(Excerpts from a dataset)
------------------------------------------------------------------------
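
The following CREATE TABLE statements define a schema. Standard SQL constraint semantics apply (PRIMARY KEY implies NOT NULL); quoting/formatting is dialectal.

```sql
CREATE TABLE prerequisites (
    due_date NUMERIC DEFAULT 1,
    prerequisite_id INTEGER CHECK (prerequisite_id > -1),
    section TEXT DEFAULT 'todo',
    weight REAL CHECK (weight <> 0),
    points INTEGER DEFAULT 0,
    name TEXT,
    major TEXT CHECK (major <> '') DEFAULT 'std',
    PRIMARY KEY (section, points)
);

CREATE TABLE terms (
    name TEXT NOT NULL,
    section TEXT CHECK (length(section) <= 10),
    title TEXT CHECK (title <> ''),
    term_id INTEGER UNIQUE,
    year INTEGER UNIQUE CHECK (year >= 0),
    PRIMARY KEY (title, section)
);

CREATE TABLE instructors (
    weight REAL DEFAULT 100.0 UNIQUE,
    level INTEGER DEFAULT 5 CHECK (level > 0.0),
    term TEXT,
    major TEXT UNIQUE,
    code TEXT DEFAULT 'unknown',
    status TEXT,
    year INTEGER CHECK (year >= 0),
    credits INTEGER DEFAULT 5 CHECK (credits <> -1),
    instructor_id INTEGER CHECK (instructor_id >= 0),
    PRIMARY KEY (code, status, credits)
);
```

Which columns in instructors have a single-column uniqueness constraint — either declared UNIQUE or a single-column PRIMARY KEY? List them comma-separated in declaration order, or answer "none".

- weight: declared UNIQUE → unique.
- level: no UNIQUE or single-column PK constraint.
- term: no UNIQUE or single-column PK constraint.
- major: declared UNIQUE → unique.
- code: part of a composite PRIMARY KEY — only the tuple is unique, not this column on its own.
- status: part of a composite PRIMARY KEY — only the tuple is unique, not this column on its own.
- year: no UNIQUE or single-column PK constraint.
- credits: part of a composite PRIMARY KEY — only the tuple is unique, not this column on its own.
- instructor_id: no UNIQUE or single-column PK constraint.

weight, major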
------------------------------------------------------------------------
== What this task involves ==
Each line of the data is to be output exactly, with none skipped.

== Your solution ==
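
The following CREATE TABLE statements define a schema. Standard SQL constraint semantics apply (PRIMARY KEY implies NOT NULL); quoting/formatting is dialectal.

```sql
CREATE TABLE prerequisites (
    due_date NUMERIC DEFAULT 1,
    prerequisite_id INTEGER CHECK (prerequisite_id > -1),
    section TEXT DEFAULT 'todo',
    weight REAL CHECK (weight <> 0),
    points INTEGER DEFAULT 0,
    name TEXT,
    major TEXT CHECK (major <> '') DEFAULT 'std',
    PRIMARY KEY (section, points)
);

CREATE TABLE terms (
    name TEXT NOT NULL,
    section TEXT CHECK (length(section) <= 10),
    title TEXT CHECK (title <> ''),
    term_id INTEGER UNIQUE,
    year INTEGER UNIQUE CHECK (year >= 0),
    PRIMARY KEY (title, section)
);

CREATE TABLE instructors (
    weight REAL DEFAULT 100.0 UNIQUE,
    level INTEGER DEFAULT 5 CHECK (level > 0.0),
    term TEXT,
    major TEXT UNIQUE,
    code TEXT DEFAULT 'unknown',
    status TEXT,
    year INTEGER CHECK (year >= 0),
    credits INTEGER DEFAULT 5 CHECK (credits <> -1),
    instructor_id INTEGER CHECK (instructor_id >= 0),
    PRIMARY KEY (code, status, credits)
);
```

Which columns in instructors have a single-column uniqueness constraint — either declared UNIQUE or a single-column PRIMARY KEY? List them comma-separated in declaration order, or answer "none".

- weight: declared UNIQUE → unique.
- level: no UNIQUE or single-column PK constraint.
- term: no UNIQUE or single-column PK constraint.
- major: declared UNIQUE → unique.
- code: part of a composite PRIMARY KEY — only the tuple is unique, not this column on its own.
- status: part of a composite PRIMARY KEY — only the tuple is unique, not this column on its own.
- year: no UNIQUE or single-column PK constraint.
- credits: part of a composite PRIMARY KEY — only the tuple is unique, not this column on its own.
- instructor_id: no UNIQUE or single-column PK constraint.

weight, major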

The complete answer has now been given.